-- Input data follows --

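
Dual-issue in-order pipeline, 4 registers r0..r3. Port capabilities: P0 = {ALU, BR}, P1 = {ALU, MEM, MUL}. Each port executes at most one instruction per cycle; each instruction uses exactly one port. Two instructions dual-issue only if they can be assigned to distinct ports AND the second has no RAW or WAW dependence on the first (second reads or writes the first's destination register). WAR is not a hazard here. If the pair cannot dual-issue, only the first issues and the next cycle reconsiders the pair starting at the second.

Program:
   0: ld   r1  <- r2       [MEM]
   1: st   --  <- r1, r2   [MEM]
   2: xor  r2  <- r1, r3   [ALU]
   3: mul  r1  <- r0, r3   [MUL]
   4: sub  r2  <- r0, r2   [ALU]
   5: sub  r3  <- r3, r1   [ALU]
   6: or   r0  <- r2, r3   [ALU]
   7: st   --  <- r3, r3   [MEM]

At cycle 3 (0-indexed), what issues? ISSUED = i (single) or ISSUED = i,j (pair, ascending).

ISSUED = 5

#0 head=0: ld.MEM i0 no-port MEM/MEM
#1 head=1: st.MEM xor.ALU i1+i2 dual
#2 head=3: mul.MUL sub.ALU i3+i4 dual
#3 head=5: sub.ALU i5 RAW r3
#4 head=6: or.ALU st.MEM i6+i7 dual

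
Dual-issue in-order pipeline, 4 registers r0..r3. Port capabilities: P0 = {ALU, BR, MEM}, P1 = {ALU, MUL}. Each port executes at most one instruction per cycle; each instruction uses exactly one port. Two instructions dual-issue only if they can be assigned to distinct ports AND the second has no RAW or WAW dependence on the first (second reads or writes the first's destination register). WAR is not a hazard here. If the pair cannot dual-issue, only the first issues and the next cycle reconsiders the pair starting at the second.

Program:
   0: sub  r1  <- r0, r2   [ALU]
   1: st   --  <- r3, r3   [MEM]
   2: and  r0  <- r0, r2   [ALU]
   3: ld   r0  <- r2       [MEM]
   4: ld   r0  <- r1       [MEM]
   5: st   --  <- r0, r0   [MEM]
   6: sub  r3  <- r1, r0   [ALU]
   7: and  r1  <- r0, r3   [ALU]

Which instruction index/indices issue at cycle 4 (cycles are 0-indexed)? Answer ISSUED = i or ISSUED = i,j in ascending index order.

ISSUED = 5,6

#0 head=0: sub.ALU+st.MEM i0,i1 dual
#1 head=2: and.ALU i2 WAW r0
#2 head=3: ld.MEM i3 no-port MEM/MEM
#3 head=4: ld.MEM i4 no-port MEM/MEM
#4 head=5: st.MEM+sub.ALU i5,i6 dual
#5 head=7: and.ALU i7 tail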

-- Input data concluded --

Word for word, copy the listing above in its entirety.

Task output —
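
Dual-issue in-order pipeline, 4 registers r0..r3. Port capabilities: P0 = {ALU, BR}, P1 = {ALU, MEM, MUL}. Each port executes at most one instruction per cycle; each instruction uses exactly one port. Two instructions dual-issue only if they can be assigned to distinct ports AND the second has no RAW or WAW dependence on the first (second reads or writes the first's destination register). WAR is not a hazard here. If the pair cannot dual-issue, only the first issues and the next cycle reconsiders the pair starting at the second.

Program:
   0: ld   r1  <- r2       [MEM]
   1: st   --  <- r1, r2   [MEM]
   2: xor  r2  <- r1, r3   [ALU]
   3: mul  r1  <- r0, r3   [MUL]
   4: sub  r2  <- r0, r2   [ALU]
   5: sub  r3  <- r3, r1   [ALU]
   6: or   r0  <- r2, r3   [ALU]
   7: st   --  <- r3, r3   [MEM]

At cycle 3 (0-indexed), what issues? ISSUED = i (single) or ISSUED = i,j (pair, ascending).

ISSUED = 5

#0 head=0: ld.MEM i0 no-port MEM/MEM
#1 head=1: st.MEM xor.ALU i1+i2 dual
#2 head=3: mul.MUL sub.ALU i3+i4 dual
#3 head=5: sub.ALU i5 RAW r3
#4 head=6: or.ALU st.MEM i6+i7 dual

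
Dual-issue in-order pipeline, 4 registers r0..r3. Port capabilities: P0 = {ALU, BR, MEM}, P1 = {ALU, MUL}. Each port executes at most one instruction per cycle; each instruction uses exactly one port. Two instructions dual-issue only if they can be assigned to distinct ports AND the second has no RAW or WAW dependence on the first (second reads or writes the first's destination register). WAR is not a hazard here. If the pair cannot dual-issue, only the first issues and the next cycle reconsiders the pair starting at the second.

Program:
   0: sub  r1  <- r0, r2   [ALU]
   1: st   --  <- r3, r3   [MEM]
   2: and  r0  <- r0, r2   [ALU]
   3: ld   r0  <- r2       [MEM]
   4: ld   r0  <- r1       [MEM]
   5: st   --  <- r0, r0   [MEM]
   6: sub  r3  <- r1, r0   [ALU]
   7: and  r1  <- r0, r3   [ALU]

Which instruction index/indices issue at cycle 4 (cycles are 0-indexed)? Answer ISSUED = i or ISSUED = i,j in ascending index order.

ISSUED = 5,6

#0 head=0: sub.ALU+st.MEM i0,i1 dual
#1 head=2: and.ALU i2 WAW r0
#2 head=3: ld.MEM i3 no-port MEM/MEM
#3 head=4: ld.MEM i4 no-port MEM/MEM
#4 head=5: st.MEM+sub.ALU i5,i6 dual
#5 head=7: and.ALU i7 tail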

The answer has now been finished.